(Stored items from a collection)
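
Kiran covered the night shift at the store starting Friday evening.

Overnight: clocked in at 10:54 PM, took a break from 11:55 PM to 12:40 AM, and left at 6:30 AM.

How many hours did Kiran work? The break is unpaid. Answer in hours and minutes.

Overnight: 10:54 PM → midnight = 1 h 6 min; midnight → 6:30 AM = 6 h 30 min; span 7 h 36 min; less 45 min break → 6 h 51 min

6 h 51 min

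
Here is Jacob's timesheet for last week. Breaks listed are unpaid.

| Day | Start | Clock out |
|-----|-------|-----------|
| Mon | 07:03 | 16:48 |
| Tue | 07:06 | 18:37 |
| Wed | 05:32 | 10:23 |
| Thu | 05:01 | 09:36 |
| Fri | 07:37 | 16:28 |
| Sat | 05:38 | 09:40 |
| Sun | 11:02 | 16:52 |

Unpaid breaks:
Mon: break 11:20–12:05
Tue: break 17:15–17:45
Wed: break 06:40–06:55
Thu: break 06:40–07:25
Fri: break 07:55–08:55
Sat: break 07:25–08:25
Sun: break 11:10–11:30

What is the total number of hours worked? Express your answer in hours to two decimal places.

Mon: 07:03–16:48 = 9 h 45 min; less 45 min break → 9 h 0 min
Tue: 07:06–18:37 = 11 h 31 min; less 30 min break → 11 h 1 min
Wed: 05:32–10:23 = 4 h 51 min; less 15 min break → 4 h 36 min
Thu: 05:01–09:36 = 4 h 35 min; less 45 min break → 3 h 50 min
Fri: 07:37–16:28 = 8 h 51 min; less 60 min break → 7 h 51 min
Sat: 05:38–09:40 = 4 h 2 min; less 60 min break → 3 h 2 min
Sun: 11:02–16:52 = 5 h 50 min; less 20 min break → 5 h 30 min
Total: 9 h 0 min + 11 h 1 min + 4 h 36 min + 3 h 50 min + 7 h 51 min + 3 h 2 min + 5 h 30 min = 44 h 50 min.

44.83 hours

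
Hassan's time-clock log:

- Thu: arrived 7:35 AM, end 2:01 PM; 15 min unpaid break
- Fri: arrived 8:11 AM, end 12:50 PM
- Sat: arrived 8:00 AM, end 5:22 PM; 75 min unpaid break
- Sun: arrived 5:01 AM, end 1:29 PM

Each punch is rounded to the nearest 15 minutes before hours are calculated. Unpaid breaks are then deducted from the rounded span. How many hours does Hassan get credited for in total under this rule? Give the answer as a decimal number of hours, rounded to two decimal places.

Thu: in 7:35 AM→7:30 AM, out 2:01 PM→2:00 PM; 6 h 30 min − 15 min = 6 h 15 min
Fri: in 8:11 AM→8:15 AM, out 12:50 PM→12:45 PM; 4 h 30 min
Sat: in 8:00 AM→8:00 AM, out 5:22 PM→5:15 PM; 9 h 15 min − 75 min = 8 h 0 min
Sun: in 5:01 AM→5:00 AM, out 1:29 PM→1:30 PM; 8 h 30 min
Total credited: 27 h 15 min.

27.25 hours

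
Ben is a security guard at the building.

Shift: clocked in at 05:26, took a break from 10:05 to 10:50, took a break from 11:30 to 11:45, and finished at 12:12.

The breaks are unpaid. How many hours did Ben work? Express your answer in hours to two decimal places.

Shift: 05:26–12:12 = 6 h 46 min; less 60 min break → 5 h 46 min

5.77 hours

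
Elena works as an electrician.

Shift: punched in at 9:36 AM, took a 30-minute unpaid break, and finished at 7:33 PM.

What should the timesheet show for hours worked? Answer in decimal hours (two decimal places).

9.45 hours

Shift: 9:36 AM–7:33 PM = 9 h 57 min; less 30 min break → 9 h 27 min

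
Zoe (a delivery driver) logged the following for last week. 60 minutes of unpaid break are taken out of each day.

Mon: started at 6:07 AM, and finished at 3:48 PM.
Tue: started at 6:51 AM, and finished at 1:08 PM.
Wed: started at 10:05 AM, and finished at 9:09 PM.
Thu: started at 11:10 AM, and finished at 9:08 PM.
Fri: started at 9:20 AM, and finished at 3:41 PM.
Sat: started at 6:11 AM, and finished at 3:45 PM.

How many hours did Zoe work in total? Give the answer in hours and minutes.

Mon: 6:07 AM–3:48 PM = 9 h 41 min; less 60 min break → 8 h 41 min
Tue: 6:51 AM–1:08 PM = 6 h 17 min; less 60 min break → 5 h 17 min
Wed: 10:05 AM–9:09 PM = 11 h 4 min; less 60 min break → 10 h 4 min
Thu: 11:10 AM–9:08 PM = 9 h 58 min; less 60 min break → 8 h 58 min
Fri: 9:20 AM–3:41 PM = 6 h 21 min; less 60 min break → 5 h 21 min
Sat: 6:11 AM–3:45 PM = 9 h 34 min; less 60 min break → 8 h 34 min
Total: 8 h 41 min + 5 h 17 min + 10 h 4 min + 8 h 58 min + 5 h 21 min + 8 h 34 min = 46 h 55 min.

46 h 55 min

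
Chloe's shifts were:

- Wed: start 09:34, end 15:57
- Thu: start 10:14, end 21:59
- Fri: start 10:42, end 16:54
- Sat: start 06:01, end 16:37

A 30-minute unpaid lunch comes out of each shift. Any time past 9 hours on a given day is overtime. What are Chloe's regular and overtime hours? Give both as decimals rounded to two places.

Wed: 09:34–15:57 = 6 h 23 min; less 30 min break → 5 h 53 min
Thu: 10:14–21:59 = 11 h 45 min; less 30 min break → 11 h 15 min
Fri: 10:42–16:54 = 6 h 12 min; less 30 min break → 5 h 42 min
Sat: 06:01–16:37 = 10 h 36 min; less 30 min break → 10 h 6 min
Wed reg 5 h 53 min / OT 0 h 0 min; Thu reg 9 h 0 min / OT 2 h 15 min; Fri reg 5 h 42 min / OT 0 h 0 min; Sat reg 9 h 0 min / OT 1 h 6 min.
Totals: regular 29 h 35 min, overtime 3 h 21 min.

Regular 29.58 hours, overtime 3.35 hours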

> What you have to do
All entries shown above should be printed again exactly.

> Solution to the exercise
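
Kiran covered the night shift at the store starting Friday evening.

Overnight: clocked in at 10:54 PM, took a break from 11:55 PM to 12:40 AM, and left at 6:30 AM.

How many hours did Kiran work? The break is unpaid. Answer in hours and minutes.

Overnight: 10:54 PM → midnight = 1 h 6 min; midnight → 6:30 AM = 6 h 30 min; span 7 h 36 min; less 45 min break → 6 h 51 min

6 h 51 min

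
Here is Jacob's timesheet for last week. Breaks listed are unpaid.

| Day | Start | Clock out |
|-----|-------|-----------|
| Mon | 07:03 | 16:48 |
| Tue | 07:06 | 18:37 |
| Wed | 05:32 | 10:23 |
| Thu | 05:01 | 09:36 |
| Fri | 07:37 | 16:28 |
| Sat | 05:38 | 09:40 |
| Sun | 11:02 | 16:52 |

Unpaid breaks:
Mon: break 11:20–12:05
Tue: break 17:15–17:45
Wed: break 06:40–06:55
Thu: break 06:40–07:25
Fri: break 07:55–08:55
Sat: break 07:25–08:25
Sun: break 11:10–11:30

What is the total number of hours worked? Express your answer in hours to two decimal places.

Mon: 07:03–16:48 = 9 h 45 min; less 45 min break → 9 h 0 min
Tue: 07:06–18:37 = 11 h 31 min; less 30 min break → 11 h 1 min
Wed: 05:32–10:23 = 4 h 51 min; less 15 min break → 4 h 36 min
Thu: 05:01–09:36 = 4 h 35 min; less 45 min break → 3 h 50 min
Fri: 07:37–16:28 = 8 h 51 min; less 60 min break → 7 h 51 min
Sat: 05:38–09:40 = 4 h 2 min; less 60 min break → 3 h 2 min
Sun: 11:02–16:52 = 5 h 50 min; less 20 min break → 5 h 30 min
Total: 9 h 0 min + 11 h 1 min + 4 h 36 min + 3 h 50 min + 7 h 51 min + 3 h 2 min + 5 h 30 min = 44 h 50 min.

44.83 hours

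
Hassan's time-clock log:

- Thu: arrived 7:35 AM, end 2:01 PM; 15 min unpaid break
- Fri: arrived 8:11 AM, end 12:50 PM
- Sat: arrived 8:00 AM, end 5:22 PM; 75 min unpaid break
- Sun: arrived 5:01 AM, end 1:29 PM

Each punch is rounded to the nearest 15 minutes before hours are calculated. Unpaid breaks are then deducted from the rounded span. How many hours does Hassan get credited for in total under this rule? Give the answer as a decimal number of hours, rounded to two decimal places.

Thu: in 7:35 AM→7:30 AM, out 2:01 PM→2:00 PM; 6 h 30 min − 15 min = 6 h 15 min
Fri: in 8:11 AM→8:15 AM, out 12:50 PM→12:45 PM; 4 h 30 min
Sat: in 8:00 AM→8:00 AM, out 5:22 PM→5:15 PM; 9 h 15 min − 75 min = 8 h 0 min
Sun: in 5:01 AM→5:00 AM, out 1:29 PM→1:30 PM; 8 h 30 min
Total credited: 27 h 15 min.

27.25 hours

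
Ben is a security guard at the building.

Shift: clocked in at 05:26, took a break from 10:05 to 10:50, took a break from 11:30 to 11:45, and finished at 12:12.

The breaks are unpaid. How many hours did Ben work? Express your answer in hours to two decimal places.

Shift: 05:26–12:12 = 6 h 46 min; less 60 min break → 5 h 46 min

5.77 hours

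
Elena works as an electrician.

Shift: punched in at 9:36 AM, took a 30-minute unpaid break, and finished at 7:33 PM.

What should the timesheet show for hours worked? Answer in decimal hours (two decimal places).

9.45 hours

Shift: 9:36 AM–7:33 PM = 9 h 57 min; less 30 min break → 9 h 27 min

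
Zoe (a delivery driver) logged the following for last week. 60 minutes of unpaid break are taken out of each day.

Mon: started at 6:07 AM, and finished at 3:48 PM.
Tue: started at 6:51 AM, and finished at 1:08 PM.
Wed: started at 10:05 AM, and finished at 9:09 PM.
Thu: started at 11:10 AM, and finished at 9:08 PM.
Fri: started at 9:20 AM, and finished at 3:41 PM.
Sat: started at 6:11 AM, and finished at 3:45 PM.

How many hours did Zoe work in total? Give the answer in hours and minutes.

Mon: 6:07 AM–3:48 PM = 9 h 41 min; less 60 min break → 8 h 41 min
Tue: 6:51 AM–1:08 PM = 6 h 17 min; less 60 min break → 5 h 17 min
Wed: 10:05 AM–9:09 PM = 11 h 4 min; less 60 min break → 10 h 4 min
Thu: 11:10 AM–9:08 PM = 9 h 58 min; less 60 min break → 8 h 58 min
Fri: 9:20 AM–3:41 PM = 6 h 21 min; less 60 min break → 5 h 21 min
Sat: 6:11 AM–3:45 PM = 9 h 34 min; less 60 min break → 8 h 34 min
Total: 8 h 41 min + 5 h 17 min + 10 h 4 min + 8 h 58 min + 5 h 21 min + 8 h 34 min = 46 h 55 min.

46 h 55 min

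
Chloe's shifts were:

- Wed: start 09:34, end 15:57
- Thu: start 10:14, end 21:59
- Fri: start 10:42, end 16:54
- Sat: start 06:01, end 16:37

A 30-minute unpaid lunch comes out of each shift. Any time past 9 hours on a given day is overtime. What are Chloe's regular and overtime hours? Give both as decimals rounded to two places.

Wed: 09:34–15:57 = 6 h 23 min; less 30 min break → 5 h 53 min
Thu: 10:14–21:59 = 11 h 45 min; less 30 min break → 11 h 15 min
Fri: 10:42–16:54 = 6 h 12 min; less 30 min break → 5 h 42 min
Sat: 06:01–16:37 = 10 h 36 min; less 30 min break → 10 h 6 min
Wed reg 5 h 53 min / OT 0 h 0 min; Thu reg 9 h 0 min / OT 2 h 15 min; Fri reg 5 h 42 min / OT 0 h 0 min; Sat reg 9 h 0 min / OT 1 h 6 min.
Totals: regular 29 h 35 min, overtime 3 h 21 min.

Regular 29.58 hours, overtime 3.35 hours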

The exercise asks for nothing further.